* [Problem to work on] Copy out the entries that follow, unchanged.

+===+

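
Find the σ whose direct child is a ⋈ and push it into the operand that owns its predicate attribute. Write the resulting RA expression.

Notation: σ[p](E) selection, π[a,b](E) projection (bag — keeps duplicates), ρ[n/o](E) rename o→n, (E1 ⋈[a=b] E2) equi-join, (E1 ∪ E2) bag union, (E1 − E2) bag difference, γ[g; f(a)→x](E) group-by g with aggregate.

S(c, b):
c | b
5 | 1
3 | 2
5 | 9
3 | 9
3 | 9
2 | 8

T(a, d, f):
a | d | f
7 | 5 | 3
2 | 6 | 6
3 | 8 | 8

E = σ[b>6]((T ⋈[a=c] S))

σ filters on b, owned by the right side.
E' = (T ⋈[a=c] σ[b>6](S))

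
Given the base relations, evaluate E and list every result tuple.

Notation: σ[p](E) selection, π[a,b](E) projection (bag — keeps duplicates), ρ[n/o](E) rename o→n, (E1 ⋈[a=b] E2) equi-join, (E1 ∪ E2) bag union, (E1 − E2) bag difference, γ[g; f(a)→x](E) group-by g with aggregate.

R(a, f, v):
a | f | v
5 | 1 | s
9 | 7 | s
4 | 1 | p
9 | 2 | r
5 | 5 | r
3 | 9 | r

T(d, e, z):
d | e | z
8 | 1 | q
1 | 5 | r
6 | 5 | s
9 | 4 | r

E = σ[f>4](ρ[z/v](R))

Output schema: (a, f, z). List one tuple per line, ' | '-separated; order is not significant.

Stepwise |·|:
  R → 6
  ρ[z/v](R) → 6
  σ[f>4](ρ[z/v](R)) → 3

== RESULT ==
a | f | z
3 | 9 | r
5 | 5 | r
9 | 7 | s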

+===+

* [Response area]
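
Find the σ whose direct child is a ⋈ and push it into the operand that owns its predicate attribute. Write the resulting RA expression.

Notation: σ[p](E) selection, π[a,b](E) projection (bag — keeps duplicates), ρ[n/o](E) rename o→n, (E1 ⋈[a=b] E2) equi-join, (E1 ∪ E2) bag union, (E1 − E2) bag difference, γ[g; f(a)→x](E) group-by g with aggregate.

S(c, b):
c | b
5 | 1
3 | 2
5 | 9
3 | 9
3 | 9
2 | 8

T(a, d, f):
a | d | f
7 | 5 | 3
2 | 6 | 6
3 | 8 | 8

E = σ[b>6]((T ⋈[a=c] S))

σ filters on b, owned by the right side.
E' = (T ⋈[a=c] σ[b>6](S))

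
Given the base relations, evaluate E and list every result tuple.

Notation: σ[p](E) selection, π[a,b](E) projection (bag — keeps duplicates), ρ[n/o](E) rename o→n, (E1 ⋈[a=b] E2) equi-join, (E1 ∪ E2) bag union, (E1 − E2) bag difference, γ[g; f(a)→x](E) group-by g with aggregate.

R(a, f, v):
a | f | v
5 | 1 | s
9 | 7 | s
4 | 1 | p
9 | 2 | r
5 | 5 | r
3 | 9 | r

T(d, e, z):
d | e | z
8 | 1 | q
1 | 5 | r
6 | 5 | s
9 | 4 | r

E = σ[f>4](ρ[z/v](R))

Output schema: (a, f, z). List one tuple per line, ' | '-separated; order is not significant.

Stepwise |·|:
  R → 6
  ρ[z/v](R) → 6
  σ[f>4](ρ[z/v](R)) → 3

== RESULT ==
a | f | z
3 | 9 | r
5 | 5 | r
9 | 7 | s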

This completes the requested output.